Records to use:
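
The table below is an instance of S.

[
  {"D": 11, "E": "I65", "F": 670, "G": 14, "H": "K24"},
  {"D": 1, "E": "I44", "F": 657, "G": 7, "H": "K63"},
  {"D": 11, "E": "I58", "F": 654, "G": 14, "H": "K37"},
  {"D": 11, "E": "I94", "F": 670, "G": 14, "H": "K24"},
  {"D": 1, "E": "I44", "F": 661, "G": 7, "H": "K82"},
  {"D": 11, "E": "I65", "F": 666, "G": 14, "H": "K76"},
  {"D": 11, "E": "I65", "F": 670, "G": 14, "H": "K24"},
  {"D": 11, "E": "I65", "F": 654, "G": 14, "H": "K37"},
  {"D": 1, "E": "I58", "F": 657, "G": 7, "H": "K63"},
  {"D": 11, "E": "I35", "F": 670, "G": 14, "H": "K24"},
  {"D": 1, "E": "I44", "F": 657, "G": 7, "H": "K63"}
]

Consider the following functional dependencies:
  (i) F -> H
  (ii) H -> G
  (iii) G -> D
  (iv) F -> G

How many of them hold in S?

4

(i) F -> H: every LHS value maps to a single RHS value — holds.
(ii) H -> G: every LHS value maps to a single RHS value — holds.
(iii) G -> D: every LHS value maps to a single RHS value — holds.
(iv) F -> G: every LHS value maps to a single RHS value — holds.
4 of the 4 dependencies hold.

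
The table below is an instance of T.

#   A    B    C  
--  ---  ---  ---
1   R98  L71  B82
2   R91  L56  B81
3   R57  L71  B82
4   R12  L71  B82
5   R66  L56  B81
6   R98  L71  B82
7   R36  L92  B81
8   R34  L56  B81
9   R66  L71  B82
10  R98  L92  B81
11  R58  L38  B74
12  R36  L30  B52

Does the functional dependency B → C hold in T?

Yes

B=L71: rows 1, 3, 4, 6, 9 → C = B82, B82, B82, B82, B82 ✓
B=L56: rows 2, 5, 8 → C = B81, B81, B81 ✓
B=L92: rows 7, 10 → C = B81, B81 ✓
B=L38: row 11 → C = B74 ✓
B=L30: row 12 → C = B52 ✓
Every B value is associated with a single C value, so B → C holds.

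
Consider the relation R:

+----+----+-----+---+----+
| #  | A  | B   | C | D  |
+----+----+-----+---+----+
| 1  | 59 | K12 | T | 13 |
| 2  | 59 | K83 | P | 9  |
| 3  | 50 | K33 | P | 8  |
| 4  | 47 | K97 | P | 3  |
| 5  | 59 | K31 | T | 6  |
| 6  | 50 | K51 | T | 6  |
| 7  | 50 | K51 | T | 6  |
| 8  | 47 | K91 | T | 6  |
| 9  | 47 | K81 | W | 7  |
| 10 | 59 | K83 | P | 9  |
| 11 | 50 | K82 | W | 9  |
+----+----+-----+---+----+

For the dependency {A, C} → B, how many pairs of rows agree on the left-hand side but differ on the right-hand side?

1

(A=59, C=T): violating pairs (1,5) — 1 pair.
(A=59, C=P): all 2 rows agree on B — 0 pairs.
(A=50, C=T): all 2 rows agree on B — 0 pairs.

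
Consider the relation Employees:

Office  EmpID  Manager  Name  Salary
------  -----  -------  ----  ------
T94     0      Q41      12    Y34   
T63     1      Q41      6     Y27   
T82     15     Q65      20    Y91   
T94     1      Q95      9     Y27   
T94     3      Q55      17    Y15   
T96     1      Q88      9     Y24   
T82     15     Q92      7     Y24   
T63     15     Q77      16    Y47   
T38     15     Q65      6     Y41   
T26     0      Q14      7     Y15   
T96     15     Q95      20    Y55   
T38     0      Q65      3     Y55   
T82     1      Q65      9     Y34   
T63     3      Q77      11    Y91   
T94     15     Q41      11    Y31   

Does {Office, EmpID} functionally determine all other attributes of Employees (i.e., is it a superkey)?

No

Two distinct rows share (Office=T82, EmpID=15), so {Office, EmpID} does not determine every attribute — not a superkey.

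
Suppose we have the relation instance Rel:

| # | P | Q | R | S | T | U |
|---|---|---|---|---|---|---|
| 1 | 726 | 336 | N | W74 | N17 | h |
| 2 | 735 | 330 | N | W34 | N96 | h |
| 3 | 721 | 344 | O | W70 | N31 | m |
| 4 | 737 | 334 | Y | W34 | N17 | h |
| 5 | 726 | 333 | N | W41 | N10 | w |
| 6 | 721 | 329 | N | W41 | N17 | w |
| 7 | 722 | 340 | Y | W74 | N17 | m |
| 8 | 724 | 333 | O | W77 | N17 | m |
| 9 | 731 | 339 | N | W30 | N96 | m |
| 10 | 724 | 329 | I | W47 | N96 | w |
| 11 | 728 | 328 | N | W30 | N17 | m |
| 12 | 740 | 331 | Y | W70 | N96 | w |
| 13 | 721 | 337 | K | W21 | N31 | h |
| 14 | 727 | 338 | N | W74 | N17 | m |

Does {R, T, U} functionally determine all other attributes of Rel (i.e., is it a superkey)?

No

Rows 11 and 14 have the same {R, T, U} value (R=N, T=N17, U=m) but are distinct tuples, so {R, T, U} does not determine every attribute — not a superkey.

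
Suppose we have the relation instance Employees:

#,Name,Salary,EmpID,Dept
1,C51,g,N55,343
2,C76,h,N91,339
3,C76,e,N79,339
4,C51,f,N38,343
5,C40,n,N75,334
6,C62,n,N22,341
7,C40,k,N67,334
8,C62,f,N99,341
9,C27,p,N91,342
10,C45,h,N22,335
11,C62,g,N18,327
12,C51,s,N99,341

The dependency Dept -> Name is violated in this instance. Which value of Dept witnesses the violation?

Dept=343: rows 1, 4 → Name = C51, C51 ✓
Dept=339: rows 2, 3 → Name = C76, C76 ✓
Dept=334: rows 5, 7 → Name = C40, C40 ✓
Dept=341: rows 6, 8, 12 → Name takes values {C62, C51} — violation
Dept=342: row 9 → Name = C27 ✓
Dept=335: row 10 → Name = C45 ✓
Dept=327: row 11 → Name = C62 ✓
The only Dept value with inconsistent Name is Dept=341.

341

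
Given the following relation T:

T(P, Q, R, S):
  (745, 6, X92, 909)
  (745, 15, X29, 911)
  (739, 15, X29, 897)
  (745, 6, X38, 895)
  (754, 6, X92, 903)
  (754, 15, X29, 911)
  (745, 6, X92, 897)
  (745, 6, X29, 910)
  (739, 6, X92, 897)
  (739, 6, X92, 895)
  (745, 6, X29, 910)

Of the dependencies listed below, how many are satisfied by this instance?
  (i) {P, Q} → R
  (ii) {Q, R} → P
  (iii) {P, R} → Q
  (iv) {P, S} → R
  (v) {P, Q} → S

0

(i) {P, Q} → R: (P=745, Q=6): 5 rows → R takes values {X92, X38, X29} — violation — fails.
(ii) {Q, R} → P: (Q=6, R=X92): 5 rows → P takes values {745, 754, 739} — violation; (Q=15, R=X29): 3 rows → P takes values {745, 739, 754} — violation — fails.
(iii) {P, R} → Q: (P=745, R=X29): 3 rows → Q takes values {15, 6} — violation — fails.
(iv) {P, S} → R: (P=739, S=897): 2 rows → R takes values {X29, X92} — violation — fails.
(v) {P, Q} → S: (P=745, Q=6): 5 rows → S takes values {909, 895, 897, 910} — violation; (P=739, Q=6): 2 rows → S takes values {897, 895} — violation — fails.
None of the 5 dependencies hold.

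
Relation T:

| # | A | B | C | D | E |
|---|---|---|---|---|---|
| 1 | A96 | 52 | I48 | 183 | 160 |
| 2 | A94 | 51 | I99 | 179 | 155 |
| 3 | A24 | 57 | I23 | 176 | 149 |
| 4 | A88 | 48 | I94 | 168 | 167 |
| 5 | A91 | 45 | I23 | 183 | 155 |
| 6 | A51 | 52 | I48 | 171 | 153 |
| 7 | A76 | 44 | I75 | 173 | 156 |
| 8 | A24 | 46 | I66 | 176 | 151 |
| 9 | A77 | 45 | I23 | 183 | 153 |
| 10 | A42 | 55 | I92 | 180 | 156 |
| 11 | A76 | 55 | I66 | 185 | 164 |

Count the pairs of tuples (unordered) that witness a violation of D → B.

3

D=183: violating pairs (1,5), (1,9) — 2 pairs.
D=176: violating pairs (3,8) — 1 pair.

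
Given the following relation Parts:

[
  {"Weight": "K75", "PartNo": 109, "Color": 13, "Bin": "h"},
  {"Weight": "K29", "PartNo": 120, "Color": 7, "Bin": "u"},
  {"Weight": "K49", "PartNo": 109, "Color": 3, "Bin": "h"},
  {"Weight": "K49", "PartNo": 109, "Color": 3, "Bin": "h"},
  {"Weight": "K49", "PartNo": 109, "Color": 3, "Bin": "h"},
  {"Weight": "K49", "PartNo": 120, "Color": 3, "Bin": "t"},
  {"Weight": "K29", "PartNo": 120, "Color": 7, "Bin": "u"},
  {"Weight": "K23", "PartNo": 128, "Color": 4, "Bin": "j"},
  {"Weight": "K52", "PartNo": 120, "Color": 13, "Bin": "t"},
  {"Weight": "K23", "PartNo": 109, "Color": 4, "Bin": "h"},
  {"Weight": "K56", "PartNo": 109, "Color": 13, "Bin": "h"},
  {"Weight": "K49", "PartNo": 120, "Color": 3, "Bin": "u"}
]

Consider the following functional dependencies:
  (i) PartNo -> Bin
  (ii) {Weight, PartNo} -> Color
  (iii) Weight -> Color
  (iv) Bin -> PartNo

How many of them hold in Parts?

3

(i) PartNo -> Bin: PartNo=120: 5 rows → Bin takes values {u, t} — violation — fails.
(ii) {Weight, PartNo} -> Color: every LHS value maps to a single RHS value — holds.
(iii) Weight -> Color: every LHS value maps to a single RHS value — holds.
(iv) Bin -> PartNo: every LHS value maps to a single RHS value — holds.
3 of the 4 dependencies hold.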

Task prompt:
Copy each line from the entries above that has the word "Given" in it.

Solution to this problem:
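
Given the following relation T:
Given the following relation Parts: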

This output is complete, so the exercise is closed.